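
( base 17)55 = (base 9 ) 110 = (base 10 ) 90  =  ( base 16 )5a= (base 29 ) 33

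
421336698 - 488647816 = - 67311118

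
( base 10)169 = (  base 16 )a9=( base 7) 331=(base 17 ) 9G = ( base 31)5E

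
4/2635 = 4/2635 = 0.00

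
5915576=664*8909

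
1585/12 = 1585/12 = 132.08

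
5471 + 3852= 9323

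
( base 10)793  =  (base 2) 1100011001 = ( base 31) pi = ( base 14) 409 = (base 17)2CB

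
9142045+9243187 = 18385232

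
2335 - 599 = 1736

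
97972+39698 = 137670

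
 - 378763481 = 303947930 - 682711411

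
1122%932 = 190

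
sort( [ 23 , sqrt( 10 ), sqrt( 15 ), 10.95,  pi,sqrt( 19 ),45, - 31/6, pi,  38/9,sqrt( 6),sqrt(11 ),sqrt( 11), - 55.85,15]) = [ - 55.85, - 31/6, sqrt(6),pi,pi,sqrt( 10),sqrt( 11 ),sqrt (11 ), sqrt(15 ),38/9,sqrt(19),10.95,15, 23, 45 ]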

—————

Extract all of the data shown above without alteration.

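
( base 17)55 = (base 9 ) 110 = (base 10 ) 90  =  ( base 16 )5a= (base 29 ) 33

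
421336698 - 488647816 = - 67311118

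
( base 10)169 = (  base 16 )a9=( base 7) 331=(base 17 ) 9G = ( base 31)5E

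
4/2635 = 4/2635 = 0.00

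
5915576=664*8909

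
1585/12 = 1585/12 = 132.08

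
5471 + 3852= 9323

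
( base 10)793  =  (base 2) 1100011001 = ( base 31) pi = ( base 14) 409 = (base 17)2CB

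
9142045+9243187 = 18385232

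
2335 - 599 = 1736

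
97972+39698 = 137670

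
 - 378763481 = 303947930 - 682711411

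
1122%932 = 190

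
sort( [ 23 , sqrt( 10 ), sqrt( 15 ), 10.95,  pi,sqrt( 19 ),45, - 31/6, pi,  38/9,sqrt( 6),sqrt(11 ),sqrt( 11), - 55.85,15]) = [ - 55.85, - 31/6, sqrt(6),pi,pi,sqrt( 10),sqrt( 11 ),sqrt (11 ), sqrt(15 ),38/9,sqrt(19),10.95,15, 23, 45 ]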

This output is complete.